(Stored data entries)
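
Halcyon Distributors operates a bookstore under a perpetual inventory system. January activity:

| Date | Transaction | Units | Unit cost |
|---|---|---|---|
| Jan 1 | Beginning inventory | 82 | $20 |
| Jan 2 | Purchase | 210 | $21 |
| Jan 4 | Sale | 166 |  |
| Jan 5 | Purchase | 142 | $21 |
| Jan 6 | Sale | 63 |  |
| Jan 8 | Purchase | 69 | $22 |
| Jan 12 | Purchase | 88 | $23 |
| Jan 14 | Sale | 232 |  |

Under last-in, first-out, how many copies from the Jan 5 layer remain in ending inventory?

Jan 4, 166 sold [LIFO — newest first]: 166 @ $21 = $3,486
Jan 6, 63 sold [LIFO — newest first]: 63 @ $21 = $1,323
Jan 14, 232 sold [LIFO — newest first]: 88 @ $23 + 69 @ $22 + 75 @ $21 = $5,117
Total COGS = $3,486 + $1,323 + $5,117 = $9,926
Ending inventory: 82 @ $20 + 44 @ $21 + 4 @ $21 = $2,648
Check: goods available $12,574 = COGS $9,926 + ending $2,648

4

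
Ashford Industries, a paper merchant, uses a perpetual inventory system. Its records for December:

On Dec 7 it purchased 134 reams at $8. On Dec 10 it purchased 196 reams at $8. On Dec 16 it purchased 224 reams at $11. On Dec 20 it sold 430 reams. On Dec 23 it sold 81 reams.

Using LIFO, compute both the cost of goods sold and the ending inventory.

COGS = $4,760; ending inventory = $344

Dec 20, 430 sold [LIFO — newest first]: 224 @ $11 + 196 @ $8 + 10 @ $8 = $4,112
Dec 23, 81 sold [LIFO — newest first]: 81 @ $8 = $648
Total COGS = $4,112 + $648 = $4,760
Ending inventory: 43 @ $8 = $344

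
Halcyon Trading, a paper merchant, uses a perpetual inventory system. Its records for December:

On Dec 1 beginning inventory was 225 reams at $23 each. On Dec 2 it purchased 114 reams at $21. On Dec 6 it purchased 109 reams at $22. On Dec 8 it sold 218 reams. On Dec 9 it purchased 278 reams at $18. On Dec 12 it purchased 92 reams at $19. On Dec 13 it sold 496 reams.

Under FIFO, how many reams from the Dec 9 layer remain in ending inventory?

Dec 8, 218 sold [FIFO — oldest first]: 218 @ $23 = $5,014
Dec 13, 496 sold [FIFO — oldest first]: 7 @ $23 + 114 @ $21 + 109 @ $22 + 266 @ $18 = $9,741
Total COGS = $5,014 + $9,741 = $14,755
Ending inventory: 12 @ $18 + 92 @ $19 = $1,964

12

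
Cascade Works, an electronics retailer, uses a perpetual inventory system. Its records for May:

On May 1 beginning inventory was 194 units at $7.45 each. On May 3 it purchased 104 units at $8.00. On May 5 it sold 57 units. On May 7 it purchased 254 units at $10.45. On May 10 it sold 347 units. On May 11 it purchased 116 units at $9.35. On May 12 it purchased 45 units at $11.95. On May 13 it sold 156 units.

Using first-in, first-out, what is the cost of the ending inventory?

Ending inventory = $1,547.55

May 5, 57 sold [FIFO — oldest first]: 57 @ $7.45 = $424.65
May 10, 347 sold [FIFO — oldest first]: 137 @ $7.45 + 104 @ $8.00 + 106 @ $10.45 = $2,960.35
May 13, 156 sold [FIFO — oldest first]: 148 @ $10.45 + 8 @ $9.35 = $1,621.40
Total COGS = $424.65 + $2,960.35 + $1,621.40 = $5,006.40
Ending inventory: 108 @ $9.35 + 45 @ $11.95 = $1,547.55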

==

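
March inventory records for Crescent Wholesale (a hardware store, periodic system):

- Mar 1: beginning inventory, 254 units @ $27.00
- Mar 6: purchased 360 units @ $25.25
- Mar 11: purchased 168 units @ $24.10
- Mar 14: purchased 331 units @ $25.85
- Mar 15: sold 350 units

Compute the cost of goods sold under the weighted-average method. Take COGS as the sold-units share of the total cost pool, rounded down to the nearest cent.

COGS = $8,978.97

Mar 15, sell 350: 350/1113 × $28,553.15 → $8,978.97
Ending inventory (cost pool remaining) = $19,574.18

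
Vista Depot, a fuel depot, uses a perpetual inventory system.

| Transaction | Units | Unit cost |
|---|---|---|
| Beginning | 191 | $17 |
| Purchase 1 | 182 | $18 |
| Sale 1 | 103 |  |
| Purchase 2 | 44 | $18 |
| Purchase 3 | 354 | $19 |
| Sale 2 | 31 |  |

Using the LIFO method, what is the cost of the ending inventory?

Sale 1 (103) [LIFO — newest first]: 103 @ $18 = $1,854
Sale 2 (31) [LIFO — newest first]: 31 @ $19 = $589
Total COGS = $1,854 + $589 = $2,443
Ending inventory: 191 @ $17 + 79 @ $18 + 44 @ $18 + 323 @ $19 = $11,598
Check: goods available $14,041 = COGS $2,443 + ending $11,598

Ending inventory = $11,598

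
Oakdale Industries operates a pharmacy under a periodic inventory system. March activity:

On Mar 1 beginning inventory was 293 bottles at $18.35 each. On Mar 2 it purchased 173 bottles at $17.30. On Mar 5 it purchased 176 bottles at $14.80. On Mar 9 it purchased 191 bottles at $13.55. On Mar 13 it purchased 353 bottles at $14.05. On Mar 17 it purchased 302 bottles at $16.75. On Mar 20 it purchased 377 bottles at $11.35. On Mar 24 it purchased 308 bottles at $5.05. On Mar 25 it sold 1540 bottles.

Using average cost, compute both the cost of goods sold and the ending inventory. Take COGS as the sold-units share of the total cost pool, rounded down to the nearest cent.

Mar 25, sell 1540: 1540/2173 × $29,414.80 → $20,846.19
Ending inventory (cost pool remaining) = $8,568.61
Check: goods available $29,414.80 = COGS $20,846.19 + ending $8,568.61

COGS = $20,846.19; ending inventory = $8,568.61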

==

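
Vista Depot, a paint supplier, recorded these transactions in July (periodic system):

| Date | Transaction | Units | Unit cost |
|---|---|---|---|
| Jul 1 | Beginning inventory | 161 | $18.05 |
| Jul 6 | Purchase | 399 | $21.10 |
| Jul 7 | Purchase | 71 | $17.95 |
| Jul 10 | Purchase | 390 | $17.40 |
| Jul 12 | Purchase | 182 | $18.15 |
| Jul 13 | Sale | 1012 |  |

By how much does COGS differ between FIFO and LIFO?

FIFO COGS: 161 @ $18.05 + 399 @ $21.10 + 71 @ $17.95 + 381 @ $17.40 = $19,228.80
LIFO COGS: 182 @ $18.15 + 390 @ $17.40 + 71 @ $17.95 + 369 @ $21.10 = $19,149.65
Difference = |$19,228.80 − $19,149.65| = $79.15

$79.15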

- [EXERCISE PROMPT] Given the records above, return exactly the lines starting at the line containing "Halcyon Distributors operates" and ending at the line containing "On Dec 7 it", including both.

- [TASK OUTPUT]
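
Halcyon Distributors operates a bookstore under a perpetual inventory system. January activity:

| Date | Transaction | Units | Unit cost |
|---|---|---|---|
| Jan 1 | Beginning inventory | 82 | $20 |
| Jan 2 | Purchase | 210 | $21 |
| Jan 4 | Sale | 166 |  |
| Jan 5 | Purchase | 142 | $21 |
| Jan 6 | Sale | 63 |  |
| Jan 8 | Purchase | 69 | $22 |
| Jan 12 | Purchase | 88 | $23 |
| Jan 14 | Sale | 232 |  |

Under last-in, first-out, how many copies from the Jan 5 layer remain in ending inventory?

Jan 4, 166 sold [LIFO — newest first]: 166 @ $21 = $3,486
Jan 6, 63 sold [LIFO — newest first]: 63 @ $21 = $1,323
Jan 14, 232 sold [LIFO — newest first]: 88 @ $23 + 69 @ $22 + 75 @ $21 = $5,117
Total COGS = $3,486 + $1,323 + $5,117 = $9,926
Ending inventory: 82 @ $20 + 44 @ $21 + 4 @ $21 = $2,648
Check: goods available $12,574 = COGS $9,926 + ending $2,648

4

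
Ashford Industries, a paper merchant, uses a perpetual inventory system. Its records for December:

On Dec 7 it purchased 134 reams at $8. On Dec 10 it purchased 196 reams at $8. On Dec 16 it purchased 224 reams at $11. On Dec 20 it sold 430 reams. On Dec 23 it sold 81 reams.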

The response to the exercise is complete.